Start of Extracted material
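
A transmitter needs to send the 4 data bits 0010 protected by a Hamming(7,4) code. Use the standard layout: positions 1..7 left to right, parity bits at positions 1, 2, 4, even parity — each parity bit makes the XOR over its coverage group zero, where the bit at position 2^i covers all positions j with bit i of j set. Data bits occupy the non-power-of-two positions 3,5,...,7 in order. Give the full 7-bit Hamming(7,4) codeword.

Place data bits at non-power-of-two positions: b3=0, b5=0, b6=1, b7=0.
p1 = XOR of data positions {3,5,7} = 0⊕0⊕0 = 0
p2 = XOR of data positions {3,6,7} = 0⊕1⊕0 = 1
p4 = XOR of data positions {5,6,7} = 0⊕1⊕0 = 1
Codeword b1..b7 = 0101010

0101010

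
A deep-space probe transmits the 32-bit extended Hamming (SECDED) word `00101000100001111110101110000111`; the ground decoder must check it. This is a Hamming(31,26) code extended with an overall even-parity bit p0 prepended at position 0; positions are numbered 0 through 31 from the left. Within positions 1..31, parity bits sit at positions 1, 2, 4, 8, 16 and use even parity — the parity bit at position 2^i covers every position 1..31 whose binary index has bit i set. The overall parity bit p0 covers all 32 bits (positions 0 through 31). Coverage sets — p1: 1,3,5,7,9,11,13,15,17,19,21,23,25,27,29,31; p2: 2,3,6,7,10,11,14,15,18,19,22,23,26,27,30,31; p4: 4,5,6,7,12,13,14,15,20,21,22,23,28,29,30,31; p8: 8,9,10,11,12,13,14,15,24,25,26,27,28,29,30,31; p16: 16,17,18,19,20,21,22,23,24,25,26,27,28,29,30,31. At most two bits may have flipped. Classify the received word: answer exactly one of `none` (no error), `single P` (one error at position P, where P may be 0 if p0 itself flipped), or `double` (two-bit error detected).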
End of Extracted material
Start of Extracted material
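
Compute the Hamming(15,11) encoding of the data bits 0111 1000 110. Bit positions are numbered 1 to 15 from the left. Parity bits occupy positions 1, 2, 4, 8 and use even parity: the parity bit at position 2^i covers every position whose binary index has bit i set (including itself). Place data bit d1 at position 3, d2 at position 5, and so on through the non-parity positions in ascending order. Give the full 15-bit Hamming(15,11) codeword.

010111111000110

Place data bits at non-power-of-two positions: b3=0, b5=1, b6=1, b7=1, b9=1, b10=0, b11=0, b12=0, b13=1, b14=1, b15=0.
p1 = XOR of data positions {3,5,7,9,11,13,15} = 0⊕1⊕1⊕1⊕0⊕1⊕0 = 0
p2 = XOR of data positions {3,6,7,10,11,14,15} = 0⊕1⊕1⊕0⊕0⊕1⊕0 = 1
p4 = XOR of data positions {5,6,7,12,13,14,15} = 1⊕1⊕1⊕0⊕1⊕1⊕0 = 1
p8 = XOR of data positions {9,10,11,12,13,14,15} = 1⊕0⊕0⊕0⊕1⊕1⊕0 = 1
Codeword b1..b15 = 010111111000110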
End of Extracted material
Start of Extracted material
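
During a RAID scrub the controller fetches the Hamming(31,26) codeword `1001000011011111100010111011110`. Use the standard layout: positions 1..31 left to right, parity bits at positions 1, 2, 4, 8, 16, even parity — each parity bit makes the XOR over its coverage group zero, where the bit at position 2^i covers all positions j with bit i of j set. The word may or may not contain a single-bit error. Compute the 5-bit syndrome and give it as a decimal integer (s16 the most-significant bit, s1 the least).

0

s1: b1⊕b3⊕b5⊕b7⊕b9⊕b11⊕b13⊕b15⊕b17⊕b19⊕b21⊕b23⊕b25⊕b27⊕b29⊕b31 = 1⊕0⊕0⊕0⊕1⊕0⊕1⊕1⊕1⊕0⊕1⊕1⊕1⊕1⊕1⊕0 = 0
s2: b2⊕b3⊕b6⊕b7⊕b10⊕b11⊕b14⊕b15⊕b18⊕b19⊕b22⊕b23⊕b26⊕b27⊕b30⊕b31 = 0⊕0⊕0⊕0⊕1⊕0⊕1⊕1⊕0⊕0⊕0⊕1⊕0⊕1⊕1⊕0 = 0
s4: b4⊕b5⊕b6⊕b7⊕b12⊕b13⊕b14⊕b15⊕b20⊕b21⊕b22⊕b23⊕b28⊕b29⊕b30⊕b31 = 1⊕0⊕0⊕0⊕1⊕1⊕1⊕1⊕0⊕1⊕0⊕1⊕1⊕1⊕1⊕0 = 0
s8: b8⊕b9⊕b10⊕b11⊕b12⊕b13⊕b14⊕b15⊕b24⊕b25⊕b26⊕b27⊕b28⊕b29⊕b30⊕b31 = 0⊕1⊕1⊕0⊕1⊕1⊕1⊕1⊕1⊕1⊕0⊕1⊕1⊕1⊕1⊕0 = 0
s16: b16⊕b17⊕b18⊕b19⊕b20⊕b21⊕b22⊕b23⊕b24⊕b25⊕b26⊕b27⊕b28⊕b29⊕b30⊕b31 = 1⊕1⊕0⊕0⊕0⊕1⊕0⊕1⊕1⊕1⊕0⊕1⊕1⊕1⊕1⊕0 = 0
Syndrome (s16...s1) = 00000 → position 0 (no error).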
End of Extracted material
Return only the part of the records above that opens with the line containing "A transmitter needs" and closes with the line containing "A deep-space probe", ends included.

▸ Response to the task
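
A transmitter needs to send the 4 data bits 0010 protected by a Hamming(7,4) code. Use the standard layout: positions 1..7 left to right, parity bits at positions 1, 2, 4, even parity — each parity bit makes the XOR over its coverage group zero, where the bit at position 2^i covers all positions j with bit i of j set. Data bits occupy the non-power-of-two positions 3,5,...,7 in order. Give the full 7-bit Hamming(7,4) codeword.

Place data bits at non-power-of-two positions: b3=0, b5=0, b6=1, b7=0.
p1 = XOR of data positions {3,5,7} = 0⊕0⊕0 = 0
p2 = XOR of data positions {3,6,7} = 0⊕1⊕0 = 1
p4 = XOR of data positions {5,6,7} = 0⊕1⊕0 = 1
Codeword b1..b7 = 0101010

0101010

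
A deep-space probe transmits the 32-bit extended Hamming (SECDED) word `00101000100001111110101110000111`; the ground decoder must check it. This is a Hamming(31,26) code extended with an overall even-parity bit p0 prepended at position 0; positions are numbered 0 through 31 from the left. Within positions 1..31, parity bits sit at positions 1, 2, 4, 8, 16 and use even parity — the parity bit at position 2^i covers every position 1..31 whose binary index has bit i set. The overall parity bit p0 covers all 32 bits (positions 0 through 31). Coverage sets — p1: 1,3,5,7,9,11,13,15,17,19,21,23,25,27,29,31; p2: 2,3,6,7,10,11,14,15,18,19,22,23,26,27,30,31; p4: 4,5,6,7,12,13,14,15,20,21,22,23,28,29,30,31; p8: 8,9,10,11,12,13,14,15,24,25,26,27,28,29,30,31; p16: 16,17,18,19,20,21,22,23,24,25,26,27,28,29,30,31. At most two bits may have flipped. Classify the received word: answer exactly one of `none` (no error), `single P` (one error at position P, where P may be 0 if p0 itself flipped), or `double` (two-bit error detected).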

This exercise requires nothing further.